#### Work order
From the data underneath, reproduce exactly the stretch that begins at the line with "np.einsum('ikj,jkn->kni', f, b)" and ends after the line with "np.einsum('inml,jnlk->kim', g, x)".

━━━ Excerpted data ━━━

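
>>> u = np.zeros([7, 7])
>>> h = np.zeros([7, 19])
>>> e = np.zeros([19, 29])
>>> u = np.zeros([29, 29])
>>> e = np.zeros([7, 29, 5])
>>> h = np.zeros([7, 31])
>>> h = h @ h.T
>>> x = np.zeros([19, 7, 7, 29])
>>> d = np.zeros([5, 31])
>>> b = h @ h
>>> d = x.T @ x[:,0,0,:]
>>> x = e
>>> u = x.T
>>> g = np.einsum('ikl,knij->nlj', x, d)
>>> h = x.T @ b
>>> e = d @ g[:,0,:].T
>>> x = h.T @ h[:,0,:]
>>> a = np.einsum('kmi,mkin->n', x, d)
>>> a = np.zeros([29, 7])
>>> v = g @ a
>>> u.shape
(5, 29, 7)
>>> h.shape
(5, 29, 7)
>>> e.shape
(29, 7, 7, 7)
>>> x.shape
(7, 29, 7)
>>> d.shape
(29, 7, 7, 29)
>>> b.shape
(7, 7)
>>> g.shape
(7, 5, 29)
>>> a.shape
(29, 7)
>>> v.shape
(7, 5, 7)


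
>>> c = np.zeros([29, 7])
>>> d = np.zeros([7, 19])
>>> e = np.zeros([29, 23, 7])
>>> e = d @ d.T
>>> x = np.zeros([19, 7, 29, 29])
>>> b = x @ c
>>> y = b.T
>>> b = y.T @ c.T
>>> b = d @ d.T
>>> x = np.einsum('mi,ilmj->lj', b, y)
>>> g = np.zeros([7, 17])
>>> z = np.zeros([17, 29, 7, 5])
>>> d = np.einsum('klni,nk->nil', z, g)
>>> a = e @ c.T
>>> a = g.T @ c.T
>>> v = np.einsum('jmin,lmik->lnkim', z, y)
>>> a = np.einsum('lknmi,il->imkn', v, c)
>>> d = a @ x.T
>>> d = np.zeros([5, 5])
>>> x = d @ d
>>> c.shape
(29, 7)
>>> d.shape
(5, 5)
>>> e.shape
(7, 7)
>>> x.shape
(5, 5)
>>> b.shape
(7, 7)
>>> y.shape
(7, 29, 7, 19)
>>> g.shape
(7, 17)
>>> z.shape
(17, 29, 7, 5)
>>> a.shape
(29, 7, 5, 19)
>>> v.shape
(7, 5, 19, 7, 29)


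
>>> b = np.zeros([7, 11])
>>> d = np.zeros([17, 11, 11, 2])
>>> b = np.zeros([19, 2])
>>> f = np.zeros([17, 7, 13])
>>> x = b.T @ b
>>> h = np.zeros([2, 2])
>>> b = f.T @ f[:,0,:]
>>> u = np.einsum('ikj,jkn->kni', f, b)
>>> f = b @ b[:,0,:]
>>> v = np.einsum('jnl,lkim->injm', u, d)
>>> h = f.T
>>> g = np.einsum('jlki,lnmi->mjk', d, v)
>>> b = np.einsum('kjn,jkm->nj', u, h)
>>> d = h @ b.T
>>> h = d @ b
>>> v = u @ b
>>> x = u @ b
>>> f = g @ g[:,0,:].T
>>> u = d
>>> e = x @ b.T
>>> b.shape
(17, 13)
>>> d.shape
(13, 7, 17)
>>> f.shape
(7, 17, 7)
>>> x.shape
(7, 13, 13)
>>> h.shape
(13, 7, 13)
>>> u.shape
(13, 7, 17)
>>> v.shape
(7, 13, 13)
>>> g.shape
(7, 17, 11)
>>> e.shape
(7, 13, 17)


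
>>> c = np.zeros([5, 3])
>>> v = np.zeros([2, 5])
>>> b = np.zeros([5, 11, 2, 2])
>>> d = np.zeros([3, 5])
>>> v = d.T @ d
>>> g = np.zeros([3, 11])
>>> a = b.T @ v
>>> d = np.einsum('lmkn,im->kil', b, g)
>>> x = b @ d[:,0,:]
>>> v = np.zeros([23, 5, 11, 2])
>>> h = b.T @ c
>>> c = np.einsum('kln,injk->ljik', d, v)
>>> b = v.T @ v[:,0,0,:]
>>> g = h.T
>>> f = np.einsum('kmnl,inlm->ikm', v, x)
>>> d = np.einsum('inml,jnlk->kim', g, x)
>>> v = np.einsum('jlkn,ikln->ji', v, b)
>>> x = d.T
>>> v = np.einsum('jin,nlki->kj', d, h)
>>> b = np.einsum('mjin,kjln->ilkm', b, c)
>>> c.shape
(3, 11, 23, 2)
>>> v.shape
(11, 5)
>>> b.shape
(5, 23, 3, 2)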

━━━
━━━ Excerpted data ━━━

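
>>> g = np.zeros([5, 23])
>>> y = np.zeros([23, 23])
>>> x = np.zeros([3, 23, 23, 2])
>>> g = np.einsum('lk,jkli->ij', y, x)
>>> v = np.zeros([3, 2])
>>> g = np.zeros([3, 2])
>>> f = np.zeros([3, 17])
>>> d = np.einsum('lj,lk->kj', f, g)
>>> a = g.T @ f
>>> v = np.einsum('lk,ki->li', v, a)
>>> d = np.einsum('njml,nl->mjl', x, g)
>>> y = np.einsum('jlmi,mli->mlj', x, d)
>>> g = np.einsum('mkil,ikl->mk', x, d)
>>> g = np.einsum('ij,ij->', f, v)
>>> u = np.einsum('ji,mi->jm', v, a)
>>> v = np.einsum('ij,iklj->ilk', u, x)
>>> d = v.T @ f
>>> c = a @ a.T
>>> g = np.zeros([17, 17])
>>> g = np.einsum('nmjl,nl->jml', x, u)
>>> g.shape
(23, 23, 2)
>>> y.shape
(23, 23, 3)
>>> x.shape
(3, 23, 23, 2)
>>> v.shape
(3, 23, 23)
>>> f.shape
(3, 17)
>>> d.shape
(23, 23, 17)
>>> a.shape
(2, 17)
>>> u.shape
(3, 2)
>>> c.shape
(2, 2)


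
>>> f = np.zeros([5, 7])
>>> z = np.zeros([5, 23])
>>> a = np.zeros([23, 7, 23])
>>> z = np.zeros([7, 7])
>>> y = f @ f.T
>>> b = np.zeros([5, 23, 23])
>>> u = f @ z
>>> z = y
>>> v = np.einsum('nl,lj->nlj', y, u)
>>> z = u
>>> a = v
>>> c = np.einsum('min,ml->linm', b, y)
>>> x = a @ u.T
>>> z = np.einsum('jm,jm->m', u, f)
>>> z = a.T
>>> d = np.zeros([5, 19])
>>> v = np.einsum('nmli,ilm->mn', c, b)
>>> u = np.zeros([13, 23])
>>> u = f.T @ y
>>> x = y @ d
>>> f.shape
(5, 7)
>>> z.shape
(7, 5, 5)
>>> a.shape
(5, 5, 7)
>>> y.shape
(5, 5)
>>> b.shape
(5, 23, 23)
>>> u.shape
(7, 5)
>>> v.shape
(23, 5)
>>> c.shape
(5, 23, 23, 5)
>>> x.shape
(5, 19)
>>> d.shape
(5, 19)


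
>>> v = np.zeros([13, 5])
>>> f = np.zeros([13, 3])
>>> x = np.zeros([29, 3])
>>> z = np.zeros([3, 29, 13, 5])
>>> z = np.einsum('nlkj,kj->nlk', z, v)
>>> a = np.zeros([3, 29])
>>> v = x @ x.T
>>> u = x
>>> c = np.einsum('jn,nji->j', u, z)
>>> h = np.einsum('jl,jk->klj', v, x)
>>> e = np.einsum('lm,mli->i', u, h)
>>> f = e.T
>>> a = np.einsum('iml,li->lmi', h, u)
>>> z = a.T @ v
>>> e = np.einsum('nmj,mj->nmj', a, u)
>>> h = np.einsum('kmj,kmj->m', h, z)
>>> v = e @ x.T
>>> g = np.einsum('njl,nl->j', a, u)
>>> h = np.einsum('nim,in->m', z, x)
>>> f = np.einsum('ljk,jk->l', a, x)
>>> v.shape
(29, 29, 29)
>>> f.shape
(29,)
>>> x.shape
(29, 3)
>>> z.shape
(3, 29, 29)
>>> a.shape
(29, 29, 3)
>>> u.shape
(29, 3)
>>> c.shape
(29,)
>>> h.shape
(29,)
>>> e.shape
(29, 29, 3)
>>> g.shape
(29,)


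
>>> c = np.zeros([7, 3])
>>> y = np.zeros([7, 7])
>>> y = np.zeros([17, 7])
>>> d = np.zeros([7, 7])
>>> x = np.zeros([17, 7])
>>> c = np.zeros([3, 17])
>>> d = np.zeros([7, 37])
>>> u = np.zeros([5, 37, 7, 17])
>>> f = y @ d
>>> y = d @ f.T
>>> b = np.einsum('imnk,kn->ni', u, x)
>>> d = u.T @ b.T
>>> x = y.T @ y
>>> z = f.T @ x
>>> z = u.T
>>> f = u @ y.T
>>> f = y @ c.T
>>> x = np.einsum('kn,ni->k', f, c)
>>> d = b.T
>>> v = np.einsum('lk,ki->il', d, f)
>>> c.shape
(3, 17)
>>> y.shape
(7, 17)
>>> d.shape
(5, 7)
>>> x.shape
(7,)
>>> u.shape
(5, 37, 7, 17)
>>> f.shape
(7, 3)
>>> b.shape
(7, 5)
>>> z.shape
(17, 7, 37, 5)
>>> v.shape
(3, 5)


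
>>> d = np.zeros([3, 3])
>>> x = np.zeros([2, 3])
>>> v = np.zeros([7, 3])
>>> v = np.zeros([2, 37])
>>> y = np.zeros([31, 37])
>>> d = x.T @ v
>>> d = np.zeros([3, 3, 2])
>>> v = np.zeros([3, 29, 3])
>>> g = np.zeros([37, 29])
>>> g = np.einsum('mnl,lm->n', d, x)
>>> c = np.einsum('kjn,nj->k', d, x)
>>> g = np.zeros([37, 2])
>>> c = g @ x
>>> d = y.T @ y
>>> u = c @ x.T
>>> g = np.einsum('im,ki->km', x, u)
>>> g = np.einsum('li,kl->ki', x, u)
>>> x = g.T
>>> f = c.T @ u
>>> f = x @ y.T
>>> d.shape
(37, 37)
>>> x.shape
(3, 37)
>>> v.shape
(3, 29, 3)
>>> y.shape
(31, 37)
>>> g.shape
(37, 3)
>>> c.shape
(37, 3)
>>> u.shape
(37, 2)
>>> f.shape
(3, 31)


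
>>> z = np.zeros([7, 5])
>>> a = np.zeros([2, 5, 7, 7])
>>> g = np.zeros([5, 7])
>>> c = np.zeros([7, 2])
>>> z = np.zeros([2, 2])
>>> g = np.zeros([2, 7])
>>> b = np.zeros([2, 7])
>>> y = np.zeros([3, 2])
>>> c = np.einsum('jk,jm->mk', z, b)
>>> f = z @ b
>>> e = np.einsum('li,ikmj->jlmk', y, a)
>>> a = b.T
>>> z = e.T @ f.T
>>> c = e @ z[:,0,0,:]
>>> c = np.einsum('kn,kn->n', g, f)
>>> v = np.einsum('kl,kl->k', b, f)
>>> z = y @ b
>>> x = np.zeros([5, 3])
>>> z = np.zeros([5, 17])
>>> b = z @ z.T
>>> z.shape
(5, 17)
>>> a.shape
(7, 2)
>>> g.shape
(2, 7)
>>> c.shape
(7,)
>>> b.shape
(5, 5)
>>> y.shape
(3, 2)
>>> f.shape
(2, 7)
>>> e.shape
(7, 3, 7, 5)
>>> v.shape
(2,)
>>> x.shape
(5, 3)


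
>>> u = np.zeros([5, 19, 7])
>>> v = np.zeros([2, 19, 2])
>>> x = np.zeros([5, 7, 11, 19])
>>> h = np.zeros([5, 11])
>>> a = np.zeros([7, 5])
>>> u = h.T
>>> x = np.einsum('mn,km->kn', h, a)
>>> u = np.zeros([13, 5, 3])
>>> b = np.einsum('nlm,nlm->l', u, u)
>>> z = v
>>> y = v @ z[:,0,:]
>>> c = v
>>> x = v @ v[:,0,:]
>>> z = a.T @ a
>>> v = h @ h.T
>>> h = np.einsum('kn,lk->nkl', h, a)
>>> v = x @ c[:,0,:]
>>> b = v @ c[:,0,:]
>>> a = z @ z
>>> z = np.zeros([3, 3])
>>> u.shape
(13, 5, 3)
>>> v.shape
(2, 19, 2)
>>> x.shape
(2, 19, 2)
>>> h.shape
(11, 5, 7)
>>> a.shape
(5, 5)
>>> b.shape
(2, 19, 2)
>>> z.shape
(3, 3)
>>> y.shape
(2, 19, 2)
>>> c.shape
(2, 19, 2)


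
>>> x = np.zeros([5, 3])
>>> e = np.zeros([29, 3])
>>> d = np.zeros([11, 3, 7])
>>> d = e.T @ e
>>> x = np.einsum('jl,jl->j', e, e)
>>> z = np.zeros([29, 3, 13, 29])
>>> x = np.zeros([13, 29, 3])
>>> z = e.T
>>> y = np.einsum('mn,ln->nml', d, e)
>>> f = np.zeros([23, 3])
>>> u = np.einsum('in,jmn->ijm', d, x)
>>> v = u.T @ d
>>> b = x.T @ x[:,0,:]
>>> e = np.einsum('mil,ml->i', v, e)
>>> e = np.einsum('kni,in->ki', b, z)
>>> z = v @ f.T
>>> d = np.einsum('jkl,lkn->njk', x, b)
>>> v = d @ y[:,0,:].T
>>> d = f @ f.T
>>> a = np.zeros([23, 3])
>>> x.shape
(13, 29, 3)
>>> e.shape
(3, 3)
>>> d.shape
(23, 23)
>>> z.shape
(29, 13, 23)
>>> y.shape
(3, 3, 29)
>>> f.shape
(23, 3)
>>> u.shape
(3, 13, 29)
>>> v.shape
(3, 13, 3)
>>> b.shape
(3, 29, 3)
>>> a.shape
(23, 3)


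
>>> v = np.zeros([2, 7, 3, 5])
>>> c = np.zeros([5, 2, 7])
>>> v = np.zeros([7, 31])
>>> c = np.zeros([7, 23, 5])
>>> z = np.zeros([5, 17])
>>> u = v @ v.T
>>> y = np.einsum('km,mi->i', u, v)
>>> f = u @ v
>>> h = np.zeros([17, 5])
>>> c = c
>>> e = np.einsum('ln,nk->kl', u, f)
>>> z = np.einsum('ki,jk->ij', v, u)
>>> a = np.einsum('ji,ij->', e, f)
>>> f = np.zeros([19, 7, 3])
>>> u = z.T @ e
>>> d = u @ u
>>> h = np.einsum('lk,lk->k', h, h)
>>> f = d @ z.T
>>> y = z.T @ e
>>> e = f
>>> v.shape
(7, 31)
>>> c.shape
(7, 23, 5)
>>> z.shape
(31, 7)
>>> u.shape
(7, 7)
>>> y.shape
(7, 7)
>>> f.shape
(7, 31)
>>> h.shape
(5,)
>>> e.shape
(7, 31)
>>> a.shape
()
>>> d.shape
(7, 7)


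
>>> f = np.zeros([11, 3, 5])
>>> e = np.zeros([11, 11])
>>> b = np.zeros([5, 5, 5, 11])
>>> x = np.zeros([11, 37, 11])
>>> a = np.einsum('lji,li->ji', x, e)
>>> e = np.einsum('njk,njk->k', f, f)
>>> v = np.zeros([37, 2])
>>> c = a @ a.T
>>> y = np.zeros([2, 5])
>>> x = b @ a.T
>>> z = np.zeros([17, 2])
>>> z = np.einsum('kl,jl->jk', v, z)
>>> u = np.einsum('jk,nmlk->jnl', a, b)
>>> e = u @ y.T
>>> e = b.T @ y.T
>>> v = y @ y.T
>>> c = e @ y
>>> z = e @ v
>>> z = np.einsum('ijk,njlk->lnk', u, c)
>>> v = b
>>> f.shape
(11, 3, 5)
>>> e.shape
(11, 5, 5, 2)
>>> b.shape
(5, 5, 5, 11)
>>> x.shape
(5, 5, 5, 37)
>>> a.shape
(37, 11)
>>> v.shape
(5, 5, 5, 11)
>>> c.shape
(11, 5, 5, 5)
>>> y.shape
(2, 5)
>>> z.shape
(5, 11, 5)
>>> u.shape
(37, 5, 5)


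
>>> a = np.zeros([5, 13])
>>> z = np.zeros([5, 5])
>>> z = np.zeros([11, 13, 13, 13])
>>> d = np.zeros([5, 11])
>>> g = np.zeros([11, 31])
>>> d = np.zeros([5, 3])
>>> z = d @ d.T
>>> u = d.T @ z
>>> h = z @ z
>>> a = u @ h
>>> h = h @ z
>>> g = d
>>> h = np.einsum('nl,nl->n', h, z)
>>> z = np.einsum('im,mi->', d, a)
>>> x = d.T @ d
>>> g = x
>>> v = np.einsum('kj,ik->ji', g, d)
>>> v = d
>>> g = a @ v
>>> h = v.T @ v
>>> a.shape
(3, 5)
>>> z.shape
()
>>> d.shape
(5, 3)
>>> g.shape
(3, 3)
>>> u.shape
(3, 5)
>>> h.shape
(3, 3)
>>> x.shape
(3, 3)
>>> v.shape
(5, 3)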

━━━

#### Answer to this task
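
>>> u = np.einsum('ikj,jkn->kni', f, b)
>>> f = b @ b[:,0,:]
>>> v = np.einsum('jnl,lkim->injm', u, d)
>>> h = f.T
>>> g = np.einsum('jlki,lnmi->mjk', d, v)
>>> b = np.einsum('kjn,jkm->nj', u, h)
>>> d = h @ b.T
>>> h = d @ b
>>> v = u @ b
>>> x = u @ b
>>> f = g @ g[:,0,:].T
>>> u = d
>>> e = x @ b.T
>>> b.shape
(17, 13)
>>> d.shape
(13, 7, 17)
>>> f.shape
(7, 17, 7)
>>> x.shape
(7, 13, 13)
>>> h.shape
(13, 7, 13)
>>> u.shape
(13, 7, 17)
>>> v.shape
(7, 13, 13)
>>> g.shape
(7, 17, 11)
>>> e.shape
(7, 13, 17)


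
>>> c = np.zeros([5, 3])
>>> v = np.zeros([2, 5])
>>> b = np.zeros([5, 11, 2, 2])
>>> d = np.zeros([3, 5])
>>> v = d.T @ d
>>> g = np.zeros([3, 11])
>>> a = b.T @ v
>>> d = np.einsum('lmkn,im->kil', b, g)
>>> x = b @ d[:,0,:]
>>> v = np.zeros([23, 5, 11, 2])
>>> h = b.T @ c
>>> c = np.einsum('kln,injk->ljik', d, v)
>>> b = v.T @ v[:,0,0,:]
>>> g = h.T
>>> f = np.einsum('kmnl,inlm->ikm', v, x)
>>> d = np.einsum('inml,jnlk->kim', g, x)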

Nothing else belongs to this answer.